> EXERCISE INSTRUCTIONS:
Gather all lines with "What" from the records.

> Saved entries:
_ _ _ _ _ _ _

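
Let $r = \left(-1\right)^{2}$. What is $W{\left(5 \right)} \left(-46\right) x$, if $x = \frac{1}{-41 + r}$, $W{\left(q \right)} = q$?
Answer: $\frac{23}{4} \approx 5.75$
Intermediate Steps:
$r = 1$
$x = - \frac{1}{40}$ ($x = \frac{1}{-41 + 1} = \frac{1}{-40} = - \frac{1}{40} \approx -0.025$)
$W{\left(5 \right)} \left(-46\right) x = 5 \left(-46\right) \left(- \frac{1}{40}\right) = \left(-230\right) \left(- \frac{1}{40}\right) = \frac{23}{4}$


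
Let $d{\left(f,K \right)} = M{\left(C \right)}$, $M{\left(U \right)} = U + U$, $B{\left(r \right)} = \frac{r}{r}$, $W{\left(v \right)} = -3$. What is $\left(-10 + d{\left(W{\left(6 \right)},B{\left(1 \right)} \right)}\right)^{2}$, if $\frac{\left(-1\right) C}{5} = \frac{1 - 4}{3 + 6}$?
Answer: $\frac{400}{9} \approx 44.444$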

_ _ _ _ _ _ _

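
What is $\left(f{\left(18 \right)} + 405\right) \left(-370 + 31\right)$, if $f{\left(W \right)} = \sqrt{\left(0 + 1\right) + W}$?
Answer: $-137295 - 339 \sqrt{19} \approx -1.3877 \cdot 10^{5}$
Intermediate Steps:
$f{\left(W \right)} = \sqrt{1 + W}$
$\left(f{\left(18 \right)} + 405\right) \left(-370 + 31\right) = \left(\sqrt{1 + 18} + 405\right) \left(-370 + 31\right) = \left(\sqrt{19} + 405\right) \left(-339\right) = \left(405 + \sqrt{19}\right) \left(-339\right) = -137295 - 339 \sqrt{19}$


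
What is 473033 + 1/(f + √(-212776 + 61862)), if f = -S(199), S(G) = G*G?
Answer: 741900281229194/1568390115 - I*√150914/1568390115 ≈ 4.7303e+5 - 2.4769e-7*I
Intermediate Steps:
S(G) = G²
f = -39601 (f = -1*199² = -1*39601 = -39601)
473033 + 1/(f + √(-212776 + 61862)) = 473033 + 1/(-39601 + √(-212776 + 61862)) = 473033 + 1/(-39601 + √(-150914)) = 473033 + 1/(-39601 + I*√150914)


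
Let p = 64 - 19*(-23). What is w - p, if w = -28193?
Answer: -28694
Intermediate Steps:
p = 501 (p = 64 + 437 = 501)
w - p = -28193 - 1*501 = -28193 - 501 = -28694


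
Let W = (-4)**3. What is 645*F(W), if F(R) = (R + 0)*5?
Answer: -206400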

_ _ _ _ _ _ _

> RESPONSE TO THE EXERCISE:
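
Let $r = \left(-1\right)^{2}$. What is $W{\left(5 \right)} \left(-46\right) x$, if $x = \frac{1}{-41 + r}$, $W{\left(q \right)} = q$?
Let $d{\left(f,K \right)} = M{\left(C \right)}$, $M{\left(U \right)} = U + U$, $B{\left(r \right)} = \frac{r}{r}$, $W{\left(v \right)} = -3$. What is $\left(-10 + d{\left(W{\left(6 \right)},B{\left(1 \right)} \right)}\right)^{2}$, if $\frac{\left(-1\right) C}{5} = \frac{1 - 4}{3 + 6}$?
What is $\left(f{\left(18 \right)} + 405\right) \left(-370 + 31\right)$, if $f{\left(W \right)} = \sqrt{\left(0 + 1\right) + W}$?
What is 473033 + 1/(f + √(-212776 + 61862)), if f = -S(199), S(G) = G*G?
Let p = 64 - 19*(-23). What is w - p, if w = -28193?
Let W = (-4)**3. What is 645*F(W), if F(R) = (R + 0)*5?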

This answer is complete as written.